[Work required]:
Your answer must match the data word for word.

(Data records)
◆ ◆ ◆

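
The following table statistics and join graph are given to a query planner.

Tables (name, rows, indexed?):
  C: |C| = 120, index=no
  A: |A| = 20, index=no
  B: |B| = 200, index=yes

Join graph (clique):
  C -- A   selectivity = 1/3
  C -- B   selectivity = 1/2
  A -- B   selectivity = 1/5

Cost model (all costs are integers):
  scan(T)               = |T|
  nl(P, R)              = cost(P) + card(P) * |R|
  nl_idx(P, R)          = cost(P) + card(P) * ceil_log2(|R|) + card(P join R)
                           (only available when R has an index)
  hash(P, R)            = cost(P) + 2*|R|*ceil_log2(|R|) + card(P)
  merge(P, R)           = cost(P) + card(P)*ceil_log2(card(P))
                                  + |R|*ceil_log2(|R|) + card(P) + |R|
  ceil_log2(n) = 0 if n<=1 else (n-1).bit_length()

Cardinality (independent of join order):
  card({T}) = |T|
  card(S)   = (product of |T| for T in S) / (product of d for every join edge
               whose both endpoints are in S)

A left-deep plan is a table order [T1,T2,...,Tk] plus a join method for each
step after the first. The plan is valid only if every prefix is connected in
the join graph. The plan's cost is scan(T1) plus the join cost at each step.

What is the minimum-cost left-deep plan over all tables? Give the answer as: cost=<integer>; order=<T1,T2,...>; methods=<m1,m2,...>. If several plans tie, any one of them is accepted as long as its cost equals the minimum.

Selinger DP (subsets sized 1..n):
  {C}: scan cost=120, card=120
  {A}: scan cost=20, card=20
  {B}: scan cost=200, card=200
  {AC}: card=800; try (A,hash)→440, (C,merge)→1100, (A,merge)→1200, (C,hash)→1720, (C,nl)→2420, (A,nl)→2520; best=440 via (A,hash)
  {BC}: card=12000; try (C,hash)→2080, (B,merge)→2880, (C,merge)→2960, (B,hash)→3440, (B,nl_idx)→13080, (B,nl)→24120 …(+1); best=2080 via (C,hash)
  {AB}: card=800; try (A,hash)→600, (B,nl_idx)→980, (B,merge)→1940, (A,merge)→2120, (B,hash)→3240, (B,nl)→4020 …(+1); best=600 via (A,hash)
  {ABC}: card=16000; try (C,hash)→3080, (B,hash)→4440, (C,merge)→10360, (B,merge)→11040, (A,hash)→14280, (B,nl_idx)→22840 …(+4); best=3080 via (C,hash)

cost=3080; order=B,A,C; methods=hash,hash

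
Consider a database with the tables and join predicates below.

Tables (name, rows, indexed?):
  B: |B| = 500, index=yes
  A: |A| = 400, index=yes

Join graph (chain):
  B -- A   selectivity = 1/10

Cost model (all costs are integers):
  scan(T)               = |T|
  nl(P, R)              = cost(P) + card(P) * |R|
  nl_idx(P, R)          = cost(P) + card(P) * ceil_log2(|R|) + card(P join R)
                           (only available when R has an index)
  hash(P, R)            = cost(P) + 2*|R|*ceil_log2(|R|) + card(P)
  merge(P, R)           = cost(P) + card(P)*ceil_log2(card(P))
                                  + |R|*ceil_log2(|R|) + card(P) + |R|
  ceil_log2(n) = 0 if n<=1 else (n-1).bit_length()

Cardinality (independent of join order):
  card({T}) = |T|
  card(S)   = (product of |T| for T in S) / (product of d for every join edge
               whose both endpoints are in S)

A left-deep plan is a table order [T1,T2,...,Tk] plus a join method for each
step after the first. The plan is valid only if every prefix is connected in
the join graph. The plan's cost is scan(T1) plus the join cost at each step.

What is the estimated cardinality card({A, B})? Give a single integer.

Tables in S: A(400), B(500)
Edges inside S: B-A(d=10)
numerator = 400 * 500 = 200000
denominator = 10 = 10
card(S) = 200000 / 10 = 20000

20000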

◆ ◆ ◆

[Reply]:
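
The following table statistics and join graph are given to a query planner.

Tables (name, rows, indexed?):
  C: |C| = 120, index=no
  A: |A| = 20, index=no
  B: |B| = 200, index=yes

Join graph (clique):
  C -- A   selectivity = 1/3
  C -- B   selectivity = 1/2
  A -- B   selectivity = 1/5

Cost model (all costs are integers):
  scan(T)               = |T|
  nl(P, R)              = cost(P) + card(P) * |R|
  nl_idx(P, R)          = cost(P) + card(P) * ceil_log2(|R|) + card(P join R)
                           (only available when R has an index)
  hash(P, R)            = cost(P) + 2*|R|*ceil_log2(|R|) + card(P)
  merge(P, R)           = cost(P) + card(P)*ceil_log2(card(P))
                                  + |R|*ceil_log2(|R|) + card(P) + |R|
  ceil_log2(n) = 0 if n<=1 else (n-1).bit_length()

Cardinality (independent of join order):
  card({T}) = |T|
  card(S)   = (product of |T| for T in S) / (product of d for every join edge
               whose both endpoints are in S)

A left-deep plan is a table order [T1,T2,...,Tk] plus a join method for each
step after the first. The plan is valid only if every prefix is connected in
the join graph. The plan's cost is scan(T1) plus the join cost at each step.

What is the minimum-cost left-deep plan over all tables? Give the answer as: cost=<integer>; order=<T1,T2,...>; methods=<m1,m2,...>. If several plans tie, any one of them is accepted as long as its cost equals the minimum.

Selinger DP (subsets sized 1..n):
  {C}: scan cost=120, card=120
  {A}: scan cost=20, card=20
  {B}: scan cost=200, card=200
  {AC}: card=800; try (A,hash)→440, (C,merge)→1100, (A,merge)→1200, (C,hash)→1720, (C,nl)→2420, (A,nl)→2520; best=440 via (A,hash)
  {BC}: card=12000; try (C,hash)→2080, (B,merge)→2880, (C,merge)→2960, (B,hash)→3440, (B,nl_idx)→13080, (B,nl)→24120 …(+1); best=2080 via (C,hash)
  {AB}: card=800; try (A,hash)→600, (B,nl_idx)→980, (B,merge)→1940, (A,merge)→2120, (B,hash)→3240, (B,nl)→4020 …(+1); best=600 via (A,hash)
  {ABC}: card=16000; try (C,hash)→3080, (B,hash)→4440, (C,merge)→10360, (B,merge)→11040, (A,hash)→14280, (B,nl_idx)→22840 …(+4); best=3080 via (C,hash)

cost=3080; order=B,A,C; methods=hash,hash

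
Consider a database with the tables and join predicates below.

Tables (name, rows, indexed?):
  B: |B| = 500, index=yes
  A: |A| = 400, index=yes

Join graph (chain):
  B -- A   selectivity = 1/10

Cost model (all costs are integers):
  scan(T)               = |T|
  nl(P, R)              = cost(P) + card(P) * |R|
  nl_idx(P, R)          = cost(P) + card(P) * ceil_log2(|R|) + card(P join R)
                           (only available when R has an index)
  hash(P, R)            = cost(P) + 2*|R|*ceil_log2(|R|) + card(P)
  merge(P, R)           = cost(P) + card(P)*ceil_log2(card(P))
                                  + |R|*ceil_log2(|R|) + card(P) + |R|
  ceil_log2(n) = 0 if n<=1 else (n-1).bit_length()

Cardinality (independent of join order):
  card({T}) = |T|
  card(S)   = (product of |T| for T in S) / (product of d for every join edge
               whose both endpoints are in S)

A left-deep plan is a table order [T1,T2,...,Tk] plus a join method for each
step after the first. The plan is valid only if every prefix is connected in
the join graph. The plan's cost is scan(T1) plus the join cost at each step.

What is the estimated cardinality card({A, B})? Give a single integer.

Tables in S: A(400), B(500)
Edges inside S: B-A(d=10)
numerator = 400 * 500 = 200000
denominator = 10 = 10
card(S) = 200000 / 10 = 20000

20000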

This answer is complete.